Exercise objective: Give back the material word for word, every line included.

The data:
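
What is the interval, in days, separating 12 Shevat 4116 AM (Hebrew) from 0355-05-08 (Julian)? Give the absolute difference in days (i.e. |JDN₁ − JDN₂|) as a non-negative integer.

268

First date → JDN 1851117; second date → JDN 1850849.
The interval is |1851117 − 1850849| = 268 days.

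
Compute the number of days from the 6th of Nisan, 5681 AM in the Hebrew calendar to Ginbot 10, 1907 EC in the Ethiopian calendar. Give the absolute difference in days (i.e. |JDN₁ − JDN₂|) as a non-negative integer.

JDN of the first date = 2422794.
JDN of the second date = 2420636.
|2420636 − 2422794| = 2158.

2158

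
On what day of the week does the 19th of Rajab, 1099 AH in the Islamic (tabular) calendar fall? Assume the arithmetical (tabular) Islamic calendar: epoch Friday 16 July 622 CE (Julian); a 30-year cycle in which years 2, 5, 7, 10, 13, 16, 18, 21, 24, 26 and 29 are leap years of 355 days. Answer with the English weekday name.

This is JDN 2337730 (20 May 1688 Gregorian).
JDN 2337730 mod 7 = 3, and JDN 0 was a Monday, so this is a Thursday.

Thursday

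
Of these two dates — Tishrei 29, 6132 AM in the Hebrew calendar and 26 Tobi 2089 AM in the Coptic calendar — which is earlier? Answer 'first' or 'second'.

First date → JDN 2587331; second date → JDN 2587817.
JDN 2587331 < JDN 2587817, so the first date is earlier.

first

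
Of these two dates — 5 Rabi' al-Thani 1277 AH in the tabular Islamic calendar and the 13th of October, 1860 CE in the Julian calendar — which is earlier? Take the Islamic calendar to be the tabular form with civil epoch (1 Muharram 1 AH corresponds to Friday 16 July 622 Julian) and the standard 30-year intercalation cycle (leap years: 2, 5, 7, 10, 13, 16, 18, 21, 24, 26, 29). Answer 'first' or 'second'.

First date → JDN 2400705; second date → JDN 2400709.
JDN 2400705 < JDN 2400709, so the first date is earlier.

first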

Solution to this task:
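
What is the interval, in days, separating 12 Shevat 4116 AM (Hebrew) from 0355-05-08 (Julian)? Give the absolute difference in days (i.e. |JDN₁ − JDN₂|) as a non-negative integer.

268

First date → JDN 1851117; second date → JDN 1850849.
The interval is |1851117 − 1850849| = 268 days.

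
Compute the number of days from the 6th of Nisan, 5681 AM in the Hebrew calendar to Ginbot 10, 1907 EC in the Ethiopian calendar. Give the absolute difference in days (i.e. |JDN₁ − JDN₂|) as a non-negative integer.

JDN of the first date = 2422794.
JDN of the second date = 2420636.
|2420636 − 2422794| = 2158.

2158

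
On what day of the week does the 19th of Rajab, 1099 AH in the Islamic (tabular) calendar fall? Assume the arithmetical (tabular) Islamic calendar: epoch Friday 16 July 622 CE (Julian); a 30-year cycle in which years 2, 5, 7, 10, 13, 16, 18, 21, 24, 26 and 29 are leap years of 355 days. Answer with the English weekday name.

This is JDN 2337730 (20 May 1688 Gregorian).
JDN 2337730 mod 7 = 3, and JDN 0 was a Monday, so this is a Thursday.

Thursday

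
Of these two dates — Tishrei 29, 6132 AM in the Hebrew calendar and 26 Tobi 2089 AM in the Coptic calendar — which is earlier? Answer 'first' or 'second'.

First date → JDN 2587331; second date → JDN 2587817.
JDN 2587331 < JDN 2587817, so the first date is earlier.

first

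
Of these two dates — 5 Rabi' al-Thani 1277 AH in the tabular Islamic calendar and the 13th of October, 1860 CE in the Julian calendar — which is earlier? Take the Islamic calendar to be the tabular form with civil epoch (1 Muharram 1 AH corresponds to Friday 16 July 622 Julian) and the standard 30-year intercalation cycle (leap years: 2, 5, 7, 10, 13, 16, 18, 21, 24, 26, 29). Answer 'first' or 'second'.

First date → JDN 2400705; second date → JDN 2400709.
JDN 2400705 < JDN 2400709, so the first date is earlier.

first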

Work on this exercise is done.